Note every line in the entries that contains the string "structure", and copy it.

Saved entries
BEGIN

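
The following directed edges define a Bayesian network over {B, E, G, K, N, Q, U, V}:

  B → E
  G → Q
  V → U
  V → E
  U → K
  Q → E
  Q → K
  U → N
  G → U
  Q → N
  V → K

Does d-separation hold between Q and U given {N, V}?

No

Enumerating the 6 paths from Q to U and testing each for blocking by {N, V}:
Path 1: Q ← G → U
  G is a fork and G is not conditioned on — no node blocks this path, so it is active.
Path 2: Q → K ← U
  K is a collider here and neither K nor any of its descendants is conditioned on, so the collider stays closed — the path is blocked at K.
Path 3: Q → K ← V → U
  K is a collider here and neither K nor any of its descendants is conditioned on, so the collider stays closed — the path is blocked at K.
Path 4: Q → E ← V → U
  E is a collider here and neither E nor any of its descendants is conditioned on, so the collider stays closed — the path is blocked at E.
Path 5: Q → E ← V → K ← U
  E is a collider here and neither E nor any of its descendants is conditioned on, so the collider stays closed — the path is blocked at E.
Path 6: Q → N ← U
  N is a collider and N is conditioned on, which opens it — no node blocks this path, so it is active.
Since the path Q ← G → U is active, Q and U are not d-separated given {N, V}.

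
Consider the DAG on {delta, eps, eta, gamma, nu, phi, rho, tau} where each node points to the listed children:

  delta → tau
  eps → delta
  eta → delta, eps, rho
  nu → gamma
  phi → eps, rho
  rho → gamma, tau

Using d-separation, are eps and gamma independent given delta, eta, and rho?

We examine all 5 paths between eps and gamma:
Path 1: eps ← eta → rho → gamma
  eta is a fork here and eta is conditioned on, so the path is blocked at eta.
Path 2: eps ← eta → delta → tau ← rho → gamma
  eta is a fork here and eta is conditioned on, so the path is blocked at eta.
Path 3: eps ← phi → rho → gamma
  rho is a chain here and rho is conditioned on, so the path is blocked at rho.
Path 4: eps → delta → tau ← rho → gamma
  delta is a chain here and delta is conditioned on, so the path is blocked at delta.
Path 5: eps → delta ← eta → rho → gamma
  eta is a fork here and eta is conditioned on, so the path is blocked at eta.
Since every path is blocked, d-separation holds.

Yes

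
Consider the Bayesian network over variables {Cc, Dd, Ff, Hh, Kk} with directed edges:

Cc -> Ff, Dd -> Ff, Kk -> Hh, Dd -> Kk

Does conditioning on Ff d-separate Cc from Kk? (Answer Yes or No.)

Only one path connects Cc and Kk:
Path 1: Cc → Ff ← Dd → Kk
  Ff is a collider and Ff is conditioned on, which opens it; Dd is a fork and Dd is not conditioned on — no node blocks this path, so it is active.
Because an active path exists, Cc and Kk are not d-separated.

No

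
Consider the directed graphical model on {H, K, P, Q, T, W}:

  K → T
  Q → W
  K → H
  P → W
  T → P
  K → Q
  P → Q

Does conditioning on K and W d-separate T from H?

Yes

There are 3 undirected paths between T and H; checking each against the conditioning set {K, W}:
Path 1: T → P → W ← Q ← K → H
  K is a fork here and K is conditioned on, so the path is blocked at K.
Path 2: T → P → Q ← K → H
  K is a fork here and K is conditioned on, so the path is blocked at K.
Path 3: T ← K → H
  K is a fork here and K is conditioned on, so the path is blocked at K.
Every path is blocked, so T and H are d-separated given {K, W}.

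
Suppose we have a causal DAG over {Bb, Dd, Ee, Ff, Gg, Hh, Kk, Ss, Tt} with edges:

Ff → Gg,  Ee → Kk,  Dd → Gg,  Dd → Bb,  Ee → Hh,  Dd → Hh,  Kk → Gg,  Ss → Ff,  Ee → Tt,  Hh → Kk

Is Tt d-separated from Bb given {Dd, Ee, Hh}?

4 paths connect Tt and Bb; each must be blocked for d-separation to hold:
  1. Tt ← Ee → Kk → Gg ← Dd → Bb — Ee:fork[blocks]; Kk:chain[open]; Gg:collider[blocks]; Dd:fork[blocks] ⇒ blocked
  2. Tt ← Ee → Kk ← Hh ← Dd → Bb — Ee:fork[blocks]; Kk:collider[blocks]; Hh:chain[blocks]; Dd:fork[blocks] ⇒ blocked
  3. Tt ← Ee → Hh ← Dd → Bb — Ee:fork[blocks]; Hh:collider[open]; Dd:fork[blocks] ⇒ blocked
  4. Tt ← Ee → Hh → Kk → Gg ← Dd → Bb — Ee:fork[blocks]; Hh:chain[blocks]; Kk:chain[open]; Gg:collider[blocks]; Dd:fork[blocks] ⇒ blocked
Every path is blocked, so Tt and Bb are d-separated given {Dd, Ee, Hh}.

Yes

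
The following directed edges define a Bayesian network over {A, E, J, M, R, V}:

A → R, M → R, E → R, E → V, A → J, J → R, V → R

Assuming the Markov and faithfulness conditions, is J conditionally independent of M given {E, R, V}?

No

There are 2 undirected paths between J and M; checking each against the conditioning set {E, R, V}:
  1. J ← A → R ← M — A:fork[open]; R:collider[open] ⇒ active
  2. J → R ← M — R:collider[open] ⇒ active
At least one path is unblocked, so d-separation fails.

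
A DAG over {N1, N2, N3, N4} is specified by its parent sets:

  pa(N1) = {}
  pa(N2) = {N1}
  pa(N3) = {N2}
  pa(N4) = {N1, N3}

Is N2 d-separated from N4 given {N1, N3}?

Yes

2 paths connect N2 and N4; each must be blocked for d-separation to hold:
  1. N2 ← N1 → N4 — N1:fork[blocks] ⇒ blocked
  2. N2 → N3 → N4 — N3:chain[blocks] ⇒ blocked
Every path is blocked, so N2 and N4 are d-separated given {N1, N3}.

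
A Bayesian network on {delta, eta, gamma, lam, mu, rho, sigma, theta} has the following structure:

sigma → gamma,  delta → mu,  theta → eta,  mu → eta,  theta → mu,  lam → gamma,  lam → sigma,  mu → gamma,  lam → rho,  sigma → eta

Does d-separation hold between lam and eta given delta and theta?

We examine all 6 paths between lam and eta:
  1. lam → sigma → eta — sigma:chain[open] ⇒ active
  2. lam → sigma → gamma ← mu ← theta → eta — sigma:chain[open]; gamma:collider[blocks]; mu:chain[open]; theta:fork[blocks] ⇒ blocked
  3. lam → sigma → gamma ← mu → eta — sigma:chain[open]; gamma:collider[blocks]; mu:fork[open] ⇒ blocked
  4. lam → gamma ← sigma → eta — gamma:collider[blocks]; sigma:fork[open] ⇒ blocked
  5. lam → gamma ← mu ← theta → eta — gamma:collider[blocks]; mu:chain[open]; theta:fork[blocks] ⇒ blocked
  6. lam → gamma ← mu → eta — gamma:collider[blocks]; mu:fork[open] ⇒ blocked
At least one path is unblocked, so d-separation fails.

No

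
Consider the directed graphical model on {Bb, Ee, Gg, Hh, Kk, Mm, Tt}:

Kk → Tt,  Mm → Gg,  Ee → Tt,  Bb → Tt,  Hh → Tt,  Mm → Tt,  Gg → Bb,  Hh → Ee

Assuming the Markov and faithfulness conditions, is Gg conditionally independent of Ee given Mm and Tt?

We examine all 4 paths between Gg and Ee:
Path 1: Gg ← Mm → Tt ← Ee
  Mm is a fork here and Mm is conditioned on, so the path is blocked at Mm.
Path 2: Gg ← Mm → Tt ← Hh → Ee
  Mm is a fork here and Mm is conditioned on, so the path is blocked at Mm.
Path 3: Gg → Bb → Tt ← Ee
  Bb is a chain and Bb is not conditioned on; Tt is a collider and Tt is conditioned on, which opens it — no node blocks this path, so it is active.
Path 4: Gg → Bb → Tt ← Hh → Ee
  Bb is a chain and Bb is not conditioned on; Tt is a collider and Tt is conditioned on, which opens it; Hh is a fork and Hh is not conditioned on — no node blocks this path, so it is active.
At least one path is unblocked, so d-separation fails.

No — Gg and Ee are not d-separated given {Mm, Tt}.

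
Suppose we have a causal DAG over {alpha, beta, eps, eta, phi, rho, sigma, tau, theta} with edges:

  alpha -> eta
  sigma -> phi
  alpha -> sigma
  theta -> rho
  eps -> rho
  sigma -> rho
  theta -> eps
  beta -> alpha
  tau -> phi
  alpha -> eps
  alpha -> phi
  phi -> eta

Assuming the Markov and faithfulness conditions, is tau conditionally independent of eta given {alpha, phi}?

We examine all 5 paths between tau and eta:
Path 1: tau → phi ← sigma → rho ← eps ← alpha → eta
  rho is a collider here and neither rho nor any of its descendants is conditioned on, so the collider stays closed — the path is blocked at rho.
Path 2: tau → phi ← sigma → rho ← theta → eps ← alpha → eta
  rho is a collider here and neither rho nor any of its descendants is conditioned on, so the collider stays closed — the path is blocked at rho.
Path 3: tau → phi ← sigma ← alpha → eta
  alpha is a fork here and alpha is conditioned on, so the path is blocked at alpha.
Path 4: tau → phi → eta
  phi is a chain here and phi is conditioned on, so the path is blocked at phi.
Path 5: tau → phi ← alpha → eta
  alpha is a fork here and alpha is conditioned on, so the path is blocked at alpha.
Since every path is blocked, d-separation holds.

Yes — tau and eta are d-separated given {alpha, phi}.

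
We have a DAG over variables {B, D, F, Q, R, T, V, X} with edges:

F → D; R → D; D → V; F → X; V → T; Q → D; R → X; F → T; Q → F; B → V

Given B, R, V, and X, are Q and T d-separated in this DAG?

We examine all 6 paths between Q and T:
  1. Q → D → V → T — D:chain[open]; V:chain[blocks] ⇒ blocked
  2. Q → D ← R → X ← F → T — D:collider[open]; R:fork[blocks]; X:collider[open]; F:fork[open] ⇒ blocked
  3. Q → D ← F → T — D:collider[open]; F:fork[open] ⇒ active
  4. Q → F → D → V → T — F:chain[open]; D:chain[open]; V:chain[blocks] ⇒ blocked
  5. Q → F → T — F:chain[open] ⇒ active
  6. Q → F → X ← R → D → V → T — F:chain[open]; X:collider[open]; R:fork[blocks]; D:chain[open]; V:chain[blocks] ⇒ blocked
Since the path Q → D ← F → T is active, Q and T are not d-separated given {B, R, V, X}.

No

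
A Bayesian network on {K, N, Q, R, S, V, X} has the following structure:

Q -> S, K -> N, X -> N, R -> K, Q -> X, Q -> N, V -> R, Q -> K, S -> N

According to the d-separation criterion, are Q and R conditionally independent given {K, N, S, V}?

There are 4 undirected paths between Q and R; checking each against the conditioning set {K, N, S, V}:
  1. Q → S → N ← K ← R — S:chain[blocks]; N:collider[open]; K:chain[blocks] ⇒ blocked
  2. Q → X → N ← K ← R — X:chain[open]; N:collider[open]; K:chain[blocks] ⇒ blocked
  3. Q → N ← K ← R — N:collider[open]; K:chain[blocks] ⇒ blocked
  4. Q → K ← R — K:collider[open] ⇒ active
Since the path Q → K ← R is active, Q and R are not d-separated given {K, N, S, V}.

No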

END

Reply:
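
A Bayesian network on {delta, eta, gamma, lam, mu, rho, sigma, theta} has the following structure:
A Bayesian network on {K, N, Q, R, S, V, X} has the following structure: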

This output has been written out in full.